[[ Recorded data open ]]

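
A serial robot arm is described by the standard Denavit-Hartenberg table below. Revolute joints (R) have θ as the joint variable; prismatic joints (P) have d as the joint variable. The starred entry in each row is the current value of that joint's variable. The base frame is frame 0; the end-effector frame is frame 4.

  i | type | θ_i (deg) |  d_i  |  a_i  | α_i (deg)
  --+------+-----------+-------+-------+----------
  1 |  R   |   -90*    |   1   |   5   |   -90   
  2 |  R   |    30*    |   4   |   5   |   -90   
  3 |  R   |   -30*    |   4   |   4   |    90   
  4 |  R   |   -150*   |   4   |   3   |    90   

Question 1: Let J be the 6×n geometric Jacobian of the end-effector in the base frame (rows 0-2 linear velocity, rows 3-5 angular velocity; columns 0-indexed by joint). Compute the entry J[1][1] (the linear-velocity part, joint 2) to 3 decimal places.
4.272

axis z_1 = (1.0000,0.0000,0.0000); lever o_n−o_1 = (8.1651,-2.3995,-4.2721)
cross product → J_v[:, 1] = (-0.0000,4.2721,-2.3995)
J_ω[:, 1] = z_1
entry J[1][1] = 4.2721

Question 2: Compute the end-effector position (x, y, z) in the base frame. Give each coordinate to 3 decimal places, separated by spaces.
after link 1: o_1 = (0.0000, -5.0000, 1.0000)
after link 2: o_2 = (4.0000, -9.3301, -1.5000)
after link 3: o_3 = (6.0000, -10.3301, -6.6962)
after link 4: o_4 = (8.1651, -7.3995, -3.2721)

8.165 -7.400 -3.272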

[[ Recorded data closed ]]

● **What the exercise asks**:
The line containing "Question 1: Let" begins the span, and the last line of the records above ends it. Return that span exactly, and nothing outside it.

● **Answer space**:
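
Question 1: Let J be the 6×n geometric Jacobian of the end-effector in the base frame (rows 0-2 linear velocity, rows 3-5 angular velocity; columns 0-indexed by joint). Compute the entry J[1][1] (the linear-velocity part, joint 2) to 3 decimal places.
4.272

axis z_1 = (1.0000,0.0000,0.0000); lever o_n−o_1 = (8.1651,-2.3995,-4.2721)
cross product → J_v[:, 1] = (-0.0000,4.2721,-2.3995)
J_ω[:, 1] = z_1
entry J[1][1] = 4.2721

Question 2: Compute the end-effector position (x, y, z) in the base frame. Give each coordinate to 3 decimal places, separated by spaces.
after link 1: o_1 = (0.0000, -5.0000, 1.0000)
after link 2: o_2 = (4.0000, -9.3301, -1.5000)
after link 3: o_3 = (6.0000, -10.3301, -6.6962)
after link 4: o_4 = (8.1651, -7.3995, -3.2721)

8.165 -7.400 -3.272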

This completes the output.